**Given records:**

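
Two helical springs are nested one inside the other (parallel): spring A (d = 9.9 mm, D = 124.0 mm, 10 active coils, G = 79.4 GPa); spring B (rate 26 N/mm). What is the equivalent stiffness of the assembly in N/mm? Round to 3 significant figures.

31.0 N/mm

k_A = Gd⁴/(8D³N_a) = (79.4×10³)(9.9⁴)/(8·124.0³·10) = 5.0004 N/mm
Parallel: k_eq = 5.0004 + 26 = 31 N/mm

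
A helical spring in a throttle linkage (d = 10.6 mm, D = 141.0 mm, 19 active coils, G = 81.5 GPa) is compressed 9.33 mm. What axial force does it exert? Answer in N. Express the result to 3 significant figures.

22.5 N

k = Gd⁴/(8D³N_a) = (81.5×10³)(10.6⁴)/(8·141.0³·19) = 2.4148 N/mm
F = k·δ = 2.4148 × 9.33 = 22.53 N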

**Your assignment:** Write out, word for word, the lines from the one containing "A helical spring" through the end of the records, with no other lines.

**Exercise answer:**
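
A helical spring in a throttle linkage (d = 10.6 mm, D = 141.0 mm, 19 active coils, G = 81.5 GPa) is compressed 9.33 mm. What axial force does it exert? Answer in N. Express the result to 3 significant figures.

22.5 N

k = Gd⁴/(8D³N_a) = (81.5×10³)(10.6⁴)/(8·141.0³·19) = 2.4148 N/mm
F = k·δ = 2.4148 × 9.33 = 22.53 N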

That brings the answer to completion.